- Exercise directions -
Please print, word for word, every line from the one that contains "Two firms set" through the last line of the records, and nothing else.

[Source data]
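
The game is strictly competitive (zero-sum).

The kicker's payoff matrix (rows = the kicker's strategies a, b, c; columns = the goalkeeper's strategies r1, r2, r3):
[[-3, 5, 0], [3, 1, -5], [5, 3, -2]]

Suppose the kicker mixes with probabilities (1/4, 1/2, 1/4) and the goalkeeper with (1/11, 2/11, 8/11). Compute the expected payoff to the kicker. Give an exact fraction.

-17/11

Against (1/11, 2/11, 8/11), each row's expected payoff is a: 7/11; b: -35/11; c: -5/11.
Taking the (1/4, 1/2, 1/4)-weighted average: (1/4)·(7/11) + (1/2)·(-35/11) + (1/4)·(-5/11) = -17/11.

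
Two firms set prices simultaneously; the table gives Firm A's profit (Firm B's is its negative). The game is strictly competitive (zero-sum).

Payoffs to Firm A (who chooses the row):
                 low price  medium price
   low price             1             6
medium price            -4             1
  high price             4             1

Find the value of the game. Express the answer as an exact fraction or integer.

23/8

Row medium price is strictly dominated by row low price, so Firm A never plays it.
The remaining 2×2 game on (low price, high price) × (low price, medium price) has no saddle point. Let Firm A play low price with probability p; indifference gives p + 4(1−p) = 6p + (1−p), so p = 3/8.
Similarly Firm B's optimal q on low price is 5/8, and the value is 1·(5/8) + (6)·(3/8) = 23/8.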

- Answer box -
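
Two firms set prices simultaneously; the table gives Firm A's profit (Firm B's is its negative). The game is strictly competitive (zero-sum).

Payoffs to Firm A (who chooses the row):
                 low price  medium price
   low price             1             6
medium price            -4             1
  high price             4             1

Find the value of the game. Express the answer as an exact fraction or integer.

23/8

Row medium price is strictly dominated by row low price, so Firm A never plays it.
The remaining 2×2 game on (low price, high price) × (low price, medium price) has no saddle point. Let Firm A play low price with probability p; indifference gives p + 4(1−p) = 6p + (1−p), so p = 3/8.
Similarly Firm B's optimal q on low price is 5/8, and the value is 1·(5/8) + (6)·(3/8) = 23/8.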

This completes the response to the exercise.